Set down, please, exactly the lines below that run from the line with "R0 <- R7, R3" to the line with "R2 <- R4, R3", both lines included.

**Source data**
● ● ● ●

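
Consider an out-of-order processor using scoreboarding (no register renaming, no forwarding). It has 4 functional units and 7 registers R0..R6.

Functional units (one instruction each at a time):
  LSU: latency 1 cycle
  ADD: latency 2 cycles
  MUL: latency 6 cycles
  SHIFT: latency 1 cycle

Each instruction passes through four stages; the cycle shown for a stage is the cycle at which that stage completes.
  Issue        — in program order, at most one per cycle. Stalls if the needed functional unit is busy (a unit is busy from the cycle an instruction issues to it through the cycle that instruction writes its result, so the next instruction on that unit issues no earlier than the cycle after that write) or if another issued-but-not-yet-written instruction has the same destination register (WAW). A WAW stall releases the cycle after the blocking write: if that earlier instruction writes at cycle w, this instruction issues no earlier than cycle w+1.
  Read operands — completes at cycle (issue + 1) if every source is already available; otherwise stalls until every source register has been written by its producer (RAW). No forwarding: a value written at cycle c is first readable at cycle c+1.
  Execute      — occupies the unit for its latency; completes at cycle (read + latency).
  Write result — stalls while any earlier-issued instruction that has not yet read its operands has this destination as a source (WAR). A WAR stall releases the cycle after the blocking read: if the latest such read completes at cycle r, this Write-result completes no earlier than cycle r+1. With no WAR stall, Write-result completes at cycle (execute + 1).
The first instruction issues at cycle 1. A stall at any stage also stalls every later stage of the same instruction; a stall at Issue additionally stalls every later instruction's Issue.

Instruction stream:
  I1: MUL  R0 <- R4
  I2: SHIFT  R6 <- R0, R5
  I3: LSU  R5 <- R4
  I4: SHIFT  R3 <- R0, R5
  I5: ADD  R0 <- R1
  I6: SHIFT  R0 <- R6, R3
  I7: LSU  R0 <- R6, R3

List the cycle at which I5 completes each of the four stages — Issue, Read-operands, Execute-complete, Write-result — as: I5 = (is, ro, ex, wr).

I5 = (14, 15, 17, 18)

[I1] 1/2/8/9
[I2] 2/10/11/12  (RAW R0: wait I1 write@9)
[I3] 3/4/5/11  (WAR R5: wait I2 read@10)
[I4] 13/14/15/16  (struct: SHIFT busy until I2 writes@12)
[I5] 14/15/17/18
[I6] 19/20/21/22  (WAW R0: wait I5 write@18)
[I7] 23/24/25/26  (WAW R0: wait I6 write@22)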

● ● ● ●

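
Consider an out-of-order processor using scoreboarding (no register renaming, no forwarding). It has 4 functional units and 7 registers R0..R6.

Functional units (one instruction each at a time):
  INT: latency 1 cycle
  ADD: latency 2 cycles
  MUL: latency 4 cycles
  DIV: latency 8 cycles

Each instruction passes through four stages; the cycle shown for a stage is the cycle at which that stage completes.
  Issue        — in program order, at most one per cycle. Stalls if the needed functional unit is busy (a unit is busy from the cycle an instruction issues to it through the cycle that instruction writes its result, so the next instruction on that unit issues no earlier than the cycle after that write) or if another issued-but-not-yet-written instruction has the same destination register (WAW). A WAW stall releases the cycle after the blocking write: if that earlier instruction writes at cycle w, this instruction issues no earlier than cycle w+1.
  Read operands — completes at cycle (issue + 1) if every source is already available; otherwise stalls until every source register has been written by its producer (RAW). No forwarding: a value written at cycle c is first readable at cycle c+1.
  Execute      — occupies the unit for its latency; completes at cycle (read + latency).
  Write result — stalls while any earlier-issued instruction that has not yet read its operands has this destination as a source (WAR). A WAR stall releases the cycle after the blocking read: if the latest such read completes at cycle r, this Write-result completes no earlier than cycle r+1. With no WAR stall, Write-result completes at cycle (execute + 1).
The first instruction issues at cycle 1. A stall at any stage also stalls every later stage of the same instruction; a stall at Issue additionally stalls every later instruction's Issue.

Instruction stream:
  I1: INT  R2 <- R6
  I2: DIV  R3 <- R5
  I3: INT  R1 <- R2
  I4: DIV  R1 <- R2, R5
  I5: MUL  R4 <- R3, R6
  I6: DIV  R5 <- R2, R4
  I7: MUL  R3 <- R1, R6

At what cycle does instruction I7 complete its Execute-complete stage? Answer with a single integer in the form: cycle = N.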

● ● ● ●

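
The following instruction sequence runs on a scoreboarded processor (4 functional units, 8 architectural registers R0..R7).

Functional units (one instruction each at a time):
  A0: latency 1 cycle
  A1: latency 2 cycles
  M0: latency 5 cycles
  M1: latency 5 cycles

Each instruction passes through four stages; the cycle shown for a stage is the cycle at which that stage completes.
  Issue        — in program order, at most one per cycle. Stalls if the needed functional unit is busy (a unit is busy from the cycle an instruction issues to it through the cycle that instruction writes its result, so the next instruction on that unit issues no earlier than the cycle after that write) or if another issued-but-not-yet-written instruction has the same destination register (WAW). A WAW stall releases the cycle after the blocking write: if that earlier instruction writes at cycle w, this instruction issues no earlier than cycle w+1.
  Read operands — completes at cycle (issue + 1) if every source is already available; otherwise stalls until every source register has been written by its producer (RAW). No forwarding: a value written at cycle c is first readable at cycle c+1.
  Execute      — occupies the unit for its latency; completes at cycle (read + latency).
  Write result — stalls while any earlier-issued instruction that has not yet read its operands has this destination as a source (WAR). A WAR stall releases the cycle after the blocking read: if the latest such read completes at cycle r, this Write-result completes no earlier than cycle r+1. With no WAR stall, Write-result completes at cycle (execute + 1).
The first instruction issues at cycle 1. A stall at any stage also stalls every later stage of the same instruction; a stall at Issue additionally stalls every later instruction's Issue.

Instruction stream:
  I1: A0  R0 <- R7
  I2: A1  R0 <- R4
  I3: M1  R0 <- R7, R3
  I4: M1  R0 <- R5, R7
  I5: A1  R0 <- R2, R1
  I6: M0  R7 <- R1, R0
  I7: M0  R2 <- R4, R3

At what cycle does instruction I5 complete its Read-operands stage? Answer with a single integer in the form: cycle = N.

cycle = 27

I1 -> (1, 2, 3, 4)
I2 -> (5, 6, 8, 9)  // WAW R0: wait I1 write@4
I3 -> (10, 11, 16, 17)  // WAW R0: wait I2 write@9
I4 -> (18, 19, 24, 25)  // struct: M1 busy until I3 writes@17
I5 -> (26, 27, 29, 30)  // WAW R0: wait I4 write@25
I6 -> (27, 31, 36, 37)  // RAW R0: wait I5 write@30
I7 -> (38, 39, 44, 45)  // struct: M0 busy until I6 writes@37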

● ● ● ●

**Task answer**
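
  I3: M1  R0 <- R7, R3
  I4: M1  R0 <- R5, R7
  I5: A1  R0 <- R2, R1
  I6: M0  R7 <- R1, R0
  I7: M0  R2 <- R4, R3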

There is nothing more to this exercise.